PROBLEM TO SOLVE:
Among the lines below, restate word for word only those from the line with "Let u(o) = (o²" through the line with "Answer: 111", with both end lines kept.

THE RECORDS:
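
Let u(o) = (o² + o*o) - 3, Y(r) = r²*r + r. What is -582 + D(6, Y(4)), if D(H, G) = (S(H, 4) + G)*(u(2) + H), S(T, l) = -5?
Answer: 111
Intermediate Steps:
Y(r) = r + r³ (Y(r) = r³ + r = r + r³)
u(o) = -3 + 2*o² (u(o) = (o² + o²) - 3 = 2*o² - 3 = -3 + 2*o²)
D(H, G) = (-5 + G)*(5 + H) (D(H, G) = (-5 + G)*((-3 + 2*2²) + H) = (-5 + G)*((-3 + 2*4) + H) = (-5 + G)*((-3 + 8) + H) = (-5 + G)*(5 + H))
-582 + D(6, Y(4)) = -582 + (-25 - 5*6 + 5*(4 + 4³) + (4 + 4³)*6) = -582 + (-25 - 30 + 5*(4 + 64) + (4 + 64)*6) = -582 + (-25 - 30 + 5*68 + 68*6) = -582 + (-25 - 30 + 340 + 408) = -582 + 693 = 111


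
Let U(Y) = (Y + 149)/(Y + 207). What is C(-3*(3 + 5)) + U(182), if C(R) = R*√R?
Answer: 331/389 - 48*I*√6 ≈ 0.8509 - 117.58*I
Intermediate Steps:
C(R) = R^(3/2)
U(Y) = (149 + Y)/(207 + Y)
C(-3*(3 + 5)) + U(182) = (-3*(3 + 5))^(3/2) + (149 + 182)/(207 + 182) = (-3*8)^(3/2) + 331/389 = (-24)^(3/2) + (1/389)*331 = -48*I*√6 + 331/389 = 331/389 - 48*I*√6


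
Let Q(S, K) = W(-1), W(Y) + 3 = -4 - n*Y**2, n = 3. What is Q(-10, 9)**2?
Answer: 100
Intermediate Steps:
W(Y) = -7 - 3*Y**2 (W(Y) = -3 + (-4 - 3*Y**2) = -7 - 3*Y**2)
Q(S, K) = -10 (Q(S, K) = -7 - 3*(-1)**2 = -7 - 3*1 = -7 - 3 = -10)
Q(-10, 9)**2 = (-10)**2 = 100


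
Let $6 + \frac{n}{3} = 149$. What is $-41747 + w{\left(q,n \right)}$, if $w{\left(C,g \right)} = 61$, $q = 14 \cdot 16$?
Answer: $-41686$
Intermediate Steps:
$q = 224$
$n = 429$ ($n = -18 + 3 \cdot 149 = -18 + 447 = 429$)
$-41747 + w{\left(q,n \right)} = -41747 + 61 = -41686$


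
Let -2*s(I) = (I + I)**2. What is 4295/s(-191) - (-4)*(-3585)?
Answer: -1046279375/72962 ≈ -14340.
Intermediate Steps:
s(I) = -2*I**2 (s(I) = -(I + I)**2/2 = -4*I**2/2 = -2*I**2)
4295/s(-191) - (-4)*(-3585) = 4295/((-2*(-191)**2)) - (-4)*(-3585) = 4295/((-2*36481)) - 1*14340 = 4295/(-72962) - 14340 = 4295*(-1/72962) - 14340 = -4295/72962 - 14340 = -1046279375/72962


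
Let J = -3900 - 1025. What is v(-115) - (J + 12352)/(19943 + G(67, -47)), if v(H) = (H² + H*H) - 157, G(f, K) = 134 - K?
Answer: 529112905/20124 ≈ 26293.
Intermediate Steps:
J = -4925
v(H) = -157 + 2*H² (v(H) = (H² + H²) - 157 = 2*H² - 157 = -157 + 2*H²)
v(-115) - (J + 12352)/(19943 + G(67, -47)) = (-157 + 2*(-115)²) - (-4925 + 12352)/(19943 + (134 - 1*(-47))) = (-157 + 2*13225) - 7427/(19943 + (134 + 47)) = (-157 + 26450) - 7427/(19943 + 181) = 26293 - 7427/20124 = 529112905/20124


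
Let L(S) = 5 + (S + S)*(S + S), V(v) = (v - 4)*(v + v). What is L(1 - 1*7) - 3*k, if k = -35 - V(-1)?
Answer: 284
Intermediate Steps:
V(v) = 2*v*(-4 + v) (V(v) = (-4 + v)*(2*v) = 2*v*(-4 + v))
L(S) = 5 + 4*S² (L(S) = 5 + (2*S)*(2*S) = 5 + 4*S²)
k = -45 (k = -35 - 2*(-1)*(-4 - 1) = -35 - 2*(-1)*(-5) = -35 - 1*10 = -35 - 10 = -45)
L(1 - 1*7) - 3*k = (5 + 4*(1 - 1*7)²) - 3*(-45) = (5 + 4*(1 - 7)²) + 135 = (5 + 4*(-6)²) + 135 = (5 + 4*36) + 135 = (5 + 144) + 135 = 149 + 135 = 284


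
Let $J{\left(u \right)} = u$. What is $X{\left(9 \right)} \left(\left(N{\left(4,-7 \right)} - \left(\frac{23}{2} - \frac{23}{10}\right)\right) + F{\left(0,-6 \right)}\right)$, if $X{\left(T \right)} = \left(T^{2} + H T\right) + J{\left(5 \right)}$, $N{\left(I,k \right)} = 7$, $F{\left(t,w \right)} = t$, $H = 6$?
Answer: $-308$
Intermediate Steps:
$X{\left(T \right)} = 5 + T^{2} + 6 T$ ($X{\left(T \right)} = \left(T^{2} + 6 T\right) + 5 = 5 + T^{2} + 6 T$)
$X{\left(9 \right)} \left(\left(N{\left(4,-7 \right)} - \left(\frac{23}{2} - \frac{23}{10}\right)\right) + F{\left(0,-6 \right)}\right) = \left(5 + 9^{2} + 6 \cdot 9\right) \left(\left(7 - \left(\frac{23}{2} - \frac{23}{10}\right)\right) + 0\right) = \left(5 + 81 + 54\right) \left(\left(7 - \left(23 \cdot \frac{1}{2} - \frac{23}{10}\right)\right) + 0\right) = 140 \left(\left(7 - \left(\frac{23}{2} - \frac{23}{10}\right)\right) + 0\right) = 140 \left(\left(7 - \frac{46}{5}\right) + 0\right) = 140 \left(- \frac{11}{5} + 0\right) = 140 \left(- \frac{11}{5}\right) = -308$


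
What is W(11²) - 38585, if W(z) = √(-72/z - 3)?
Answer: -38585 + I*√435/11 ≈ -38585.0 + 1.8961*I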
* * *
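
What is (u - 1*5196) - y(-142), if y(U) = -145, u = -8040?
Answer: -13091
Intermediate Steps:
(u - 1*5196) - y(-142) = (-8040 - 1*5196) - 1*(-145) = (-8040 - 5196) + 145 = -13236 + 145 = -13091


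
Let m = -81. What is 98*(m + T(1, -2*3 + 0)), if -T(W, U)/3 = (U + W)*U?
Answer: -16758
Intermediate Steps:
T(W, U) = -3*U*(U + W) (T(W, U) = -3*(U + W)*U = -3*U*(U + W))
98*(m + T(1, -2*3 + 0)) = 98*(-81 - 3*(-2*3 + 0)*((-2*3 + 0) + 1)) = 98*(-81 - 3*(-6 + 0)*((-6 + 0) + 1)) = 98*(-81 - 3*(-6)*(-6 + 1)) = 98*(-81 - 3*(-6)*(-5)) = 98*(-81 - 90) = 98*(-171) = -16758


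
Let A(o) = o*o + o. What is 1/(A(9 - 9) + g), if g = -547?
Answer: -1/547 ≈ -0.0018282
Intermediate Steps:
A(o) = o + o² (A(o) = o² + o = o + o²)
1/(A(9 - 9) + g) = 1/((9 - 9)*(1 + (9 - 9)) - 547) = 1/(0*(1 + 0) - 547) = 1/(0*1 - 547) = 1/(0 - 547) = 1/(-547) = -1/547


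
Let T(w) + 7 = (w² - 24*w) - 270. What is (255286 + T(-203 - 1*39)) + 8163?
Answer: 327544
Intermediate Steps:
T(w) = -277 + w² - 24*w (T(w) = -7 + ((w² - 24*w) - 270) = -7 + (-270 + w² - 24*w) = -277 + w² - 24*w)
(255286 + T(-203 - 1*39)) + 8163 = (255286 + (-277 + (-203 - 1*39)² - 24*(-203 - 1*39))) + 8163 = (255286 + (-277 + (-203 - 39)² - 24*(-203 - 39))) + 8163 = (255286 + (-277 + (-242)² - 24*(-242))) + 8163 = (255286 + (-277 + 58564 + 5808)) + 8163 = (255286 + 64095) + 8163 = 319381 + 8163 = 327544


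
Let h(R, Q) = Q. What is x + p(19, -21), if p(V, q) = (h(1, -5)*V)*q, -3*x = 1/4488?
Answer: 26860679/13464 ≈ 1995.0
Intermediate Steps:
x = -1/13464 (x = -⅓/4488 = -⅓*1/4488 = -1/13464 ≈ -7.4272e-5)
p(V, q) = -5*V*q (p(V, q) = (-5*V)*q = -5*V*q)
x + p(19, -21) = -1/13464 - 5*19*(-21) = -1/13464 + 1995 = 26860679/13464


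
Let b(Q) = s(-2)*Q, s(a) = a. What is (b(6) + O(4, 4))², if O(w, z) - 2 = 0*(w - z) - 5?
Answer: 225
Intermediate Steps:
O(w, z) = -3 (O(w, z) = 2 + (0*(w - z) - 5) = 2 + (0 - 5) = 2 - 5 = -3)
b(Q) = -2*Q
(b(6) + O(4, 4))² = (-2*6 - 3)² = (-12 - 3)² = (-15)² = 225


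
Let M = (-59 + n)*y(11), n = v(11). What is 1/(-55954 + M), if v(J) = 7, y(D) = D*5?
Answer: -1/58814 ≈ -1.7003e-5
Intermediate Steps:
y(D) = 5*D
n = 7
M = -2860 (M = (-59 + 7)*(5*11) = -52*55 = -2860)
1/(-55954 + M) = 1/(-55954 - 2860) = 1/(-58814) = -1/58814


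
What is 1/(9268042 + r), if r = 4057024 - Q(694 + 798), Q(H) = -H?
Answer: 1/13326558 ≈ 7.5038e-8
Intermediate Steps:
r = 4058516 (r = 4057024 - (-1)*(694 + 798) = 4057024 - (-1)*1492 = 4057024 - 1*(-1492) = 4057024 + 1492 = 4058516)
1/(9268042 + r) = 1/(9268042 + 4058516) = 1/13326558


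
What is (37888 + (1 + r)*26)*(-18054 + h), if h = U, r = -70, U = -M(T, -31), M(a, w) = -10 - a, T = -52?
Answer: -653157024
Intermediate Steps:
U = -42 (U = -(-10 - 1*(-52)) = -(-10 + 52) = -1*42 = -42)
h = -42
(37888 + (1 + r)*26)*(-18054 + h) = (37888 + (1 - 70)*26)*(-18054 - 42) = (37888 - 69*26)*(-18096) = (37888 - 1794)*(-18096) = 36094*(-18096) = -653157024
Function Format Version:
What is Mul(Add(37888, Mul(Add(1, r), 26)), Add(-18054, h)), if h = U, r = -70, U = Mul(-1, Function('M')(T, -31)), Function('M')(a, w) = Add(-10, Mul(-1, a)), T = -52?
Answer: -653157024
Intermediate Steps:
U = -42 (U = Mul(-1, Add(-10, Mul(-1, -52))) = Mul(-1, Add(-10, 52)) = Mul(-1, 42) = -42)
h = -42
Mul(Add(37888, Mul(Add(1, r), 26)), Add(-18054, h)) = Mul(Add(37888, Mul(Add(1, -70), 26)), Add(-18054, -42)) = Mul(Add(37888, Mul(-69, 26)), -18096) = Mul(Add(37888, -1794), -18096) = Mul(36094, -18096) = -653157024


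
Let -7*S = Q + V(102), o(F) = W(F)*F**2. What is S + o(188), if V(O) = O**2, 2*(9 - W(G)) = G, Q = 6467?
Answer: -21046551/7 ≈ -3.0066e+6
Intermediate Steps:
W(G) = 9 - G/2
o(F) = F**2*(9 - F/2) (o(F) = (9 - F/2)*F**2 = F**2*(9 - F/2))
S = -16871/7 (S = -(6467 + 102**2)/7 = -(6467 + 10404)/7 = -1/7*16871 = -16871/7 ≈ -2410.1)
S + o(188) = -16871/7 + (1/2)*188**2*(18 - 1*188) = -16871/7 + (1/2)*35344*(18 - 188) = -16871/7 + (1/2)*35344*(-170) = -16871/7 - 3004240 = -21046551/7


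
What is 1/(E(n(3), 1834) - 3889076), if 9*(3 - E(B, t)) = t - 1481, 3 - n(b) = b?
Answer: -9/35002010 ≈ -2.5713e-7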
...
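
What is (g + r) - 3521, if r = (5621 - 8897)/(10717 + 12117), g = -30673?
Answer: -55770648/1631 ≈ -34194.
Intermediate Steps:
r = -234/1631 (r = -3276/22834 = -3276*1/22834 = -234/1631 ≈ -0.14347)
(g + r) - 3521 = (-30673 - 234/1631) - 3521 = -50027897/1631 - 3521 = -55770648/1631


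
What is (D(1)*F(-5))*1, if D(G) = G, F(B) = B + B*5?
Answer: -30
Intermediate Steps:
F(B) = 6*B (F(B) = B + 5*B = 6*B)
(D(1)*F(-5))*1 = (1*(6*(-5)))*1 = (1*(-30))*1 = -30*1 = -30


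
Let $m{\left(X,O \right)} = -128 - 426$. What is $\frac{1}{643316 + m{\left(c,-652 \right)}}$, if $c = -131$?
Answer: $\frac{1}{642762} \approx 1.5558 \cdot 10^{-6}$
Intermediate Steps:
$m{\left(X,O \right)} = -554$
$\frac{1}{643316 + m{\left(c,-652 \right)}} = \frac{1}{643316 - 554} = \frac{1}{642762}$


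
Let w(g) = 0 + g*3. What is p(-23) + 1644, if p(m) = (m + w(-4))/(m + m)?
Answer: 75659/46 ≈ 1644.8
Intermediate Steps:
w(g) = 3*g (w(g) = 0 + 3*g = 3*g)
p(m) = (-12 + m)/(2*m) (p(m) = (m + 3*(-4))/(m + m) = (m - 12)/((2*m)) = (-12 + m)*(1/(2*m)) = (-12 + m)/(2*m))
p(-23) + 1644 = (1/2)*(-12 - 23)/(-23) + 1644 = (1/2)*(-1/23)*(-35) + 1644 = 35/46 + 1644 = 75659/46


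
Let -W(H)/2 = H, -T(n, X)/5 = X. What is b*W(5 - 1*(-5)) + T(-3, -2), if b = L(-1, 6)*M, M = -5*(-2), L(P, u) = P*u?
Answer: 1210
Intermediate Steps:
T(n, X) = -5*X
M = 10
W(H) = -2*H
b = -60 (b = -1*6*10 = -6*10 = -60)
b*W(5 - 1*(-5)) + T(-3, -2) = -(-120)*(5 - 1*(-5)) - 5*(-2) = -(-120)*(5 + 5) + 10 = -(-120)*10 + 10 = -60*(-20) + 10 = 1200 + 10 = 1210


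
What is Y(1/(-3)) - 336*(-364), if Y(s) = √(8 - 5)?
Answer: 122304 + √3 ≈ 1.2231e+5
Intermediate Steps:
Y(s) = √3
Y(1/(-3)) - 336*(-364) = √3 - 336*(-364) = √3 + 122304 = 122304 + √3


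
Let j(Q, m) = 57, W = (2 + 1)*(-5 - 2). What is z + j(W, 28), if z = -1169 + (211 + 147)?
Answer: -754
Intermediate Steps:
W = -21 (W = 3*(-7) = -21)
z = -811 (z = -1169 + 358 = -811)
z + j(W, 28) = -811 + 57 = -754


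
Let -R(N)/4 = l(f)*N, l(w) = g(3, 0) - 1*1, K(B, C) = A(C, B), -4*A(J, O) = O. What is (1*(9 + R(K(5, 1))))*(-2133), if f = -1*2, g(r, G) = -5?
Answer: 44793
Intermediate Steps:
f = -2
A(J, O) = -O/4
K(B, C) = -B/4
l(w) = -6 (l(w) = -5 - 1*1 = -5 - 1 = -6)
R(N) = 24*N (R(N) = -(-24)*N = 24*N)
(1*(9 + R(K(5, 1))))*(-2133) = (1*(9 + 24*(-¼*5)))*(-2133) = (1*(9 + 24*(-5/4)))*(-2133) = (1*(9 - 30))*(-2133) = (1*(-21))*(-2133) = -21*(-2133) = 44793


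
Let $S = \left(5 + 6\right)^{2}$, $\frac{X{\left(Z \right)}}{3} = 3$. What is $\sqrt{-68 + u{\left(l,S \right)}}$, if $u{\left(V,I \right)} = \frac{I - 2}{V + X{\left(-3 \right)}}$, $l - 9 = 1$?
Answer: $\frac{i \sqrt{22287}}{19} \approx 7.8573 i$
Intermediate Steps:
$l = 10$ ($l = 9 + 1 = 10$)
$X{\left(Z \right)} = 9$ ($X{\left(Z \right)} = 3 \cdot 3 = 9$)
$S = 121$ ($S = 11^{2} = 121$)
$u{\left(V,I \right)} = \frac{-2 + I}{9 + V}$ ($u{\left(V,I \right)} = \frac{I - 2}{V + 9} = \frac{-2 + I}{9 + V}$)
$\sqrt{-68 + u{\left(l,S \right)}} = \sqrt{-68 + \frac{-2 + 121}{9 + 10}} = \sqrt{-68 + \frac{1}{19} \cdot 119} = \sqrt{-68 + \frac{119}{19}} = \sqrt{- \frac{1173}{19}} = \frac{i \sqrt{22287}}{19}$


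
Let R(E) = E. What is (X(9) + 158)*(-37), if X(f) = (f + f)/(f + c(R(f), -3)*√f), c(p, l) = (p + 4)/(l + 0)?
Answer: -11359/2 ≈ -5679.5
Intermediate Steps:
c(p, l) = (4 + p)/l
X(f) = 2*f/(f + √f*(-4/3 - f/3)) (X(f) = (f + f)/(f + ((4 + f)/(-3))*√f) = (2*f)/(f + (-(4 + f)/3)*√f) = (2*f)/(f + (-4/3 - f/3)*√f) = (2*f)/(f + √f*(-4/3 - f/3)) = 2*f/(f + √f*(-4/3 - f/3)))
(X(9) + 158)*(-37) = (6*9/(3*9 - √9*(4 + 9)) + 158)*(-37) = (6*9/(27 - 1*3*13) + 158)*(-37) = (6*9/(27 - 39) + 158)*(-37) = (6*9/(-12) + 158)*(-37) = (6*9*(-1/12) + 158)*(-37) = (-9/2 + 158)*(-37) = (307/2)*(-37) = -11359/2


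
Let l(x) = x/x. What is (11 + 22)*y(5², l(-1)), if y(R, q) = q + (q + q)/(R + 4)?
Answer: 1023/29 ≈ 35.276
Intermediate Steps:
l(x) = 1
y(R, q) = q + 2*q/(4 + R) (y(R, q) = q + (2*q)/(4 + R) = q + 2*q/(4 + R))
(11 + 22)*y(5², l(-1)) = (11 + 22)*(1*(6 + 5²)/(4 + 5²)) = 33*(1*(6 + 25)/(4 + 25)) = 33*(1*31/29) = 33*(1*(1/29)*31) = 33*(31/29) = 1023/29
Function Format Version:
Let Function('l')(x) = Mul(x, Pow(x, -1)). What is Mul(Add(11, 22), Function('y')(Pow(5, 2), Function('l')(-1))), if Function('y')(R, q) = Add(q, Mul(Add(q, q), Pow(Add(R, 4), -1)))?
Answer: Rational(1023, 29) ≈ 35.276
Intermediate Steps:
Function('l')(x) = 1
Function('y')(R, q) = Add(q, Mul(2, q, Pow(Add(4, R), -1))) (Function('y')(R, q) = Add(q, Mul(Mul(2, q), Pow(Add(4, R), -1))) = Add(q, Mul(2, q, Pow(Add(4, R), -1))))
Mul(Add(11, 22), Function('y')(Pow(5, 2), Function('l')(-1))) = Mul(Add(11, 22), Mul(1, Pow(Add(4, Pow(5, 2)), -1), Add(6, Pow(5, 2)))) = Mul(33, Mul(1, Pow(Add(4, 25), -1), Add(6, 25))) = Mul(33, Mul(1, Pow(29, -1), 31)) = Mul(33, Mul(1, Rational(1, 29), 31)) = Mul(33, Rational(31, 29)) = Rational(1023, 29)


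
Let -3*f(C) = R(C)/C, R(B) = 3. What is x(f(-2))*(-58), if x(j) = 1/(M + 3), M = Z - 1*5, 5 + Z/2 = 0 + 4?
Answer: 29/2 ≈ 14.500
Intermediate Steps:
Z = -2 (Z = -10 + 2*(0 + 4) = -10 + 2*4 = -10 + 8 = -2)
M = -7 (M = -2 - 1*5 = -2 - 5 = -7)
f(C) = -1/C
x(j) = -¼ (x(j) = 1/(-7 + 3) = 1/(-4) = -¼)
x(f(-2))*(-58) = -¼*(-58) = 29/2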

PROBLEM SOLUTION:
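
Let u(o) = (o² + o*o) - 3, Y(r) = r²*r + r. What is -582 + D(6, Y(4)), if D(H, G) = (S(H, 4) + G)*(u(2) + H), S(T, l) = -5?
Answer: 111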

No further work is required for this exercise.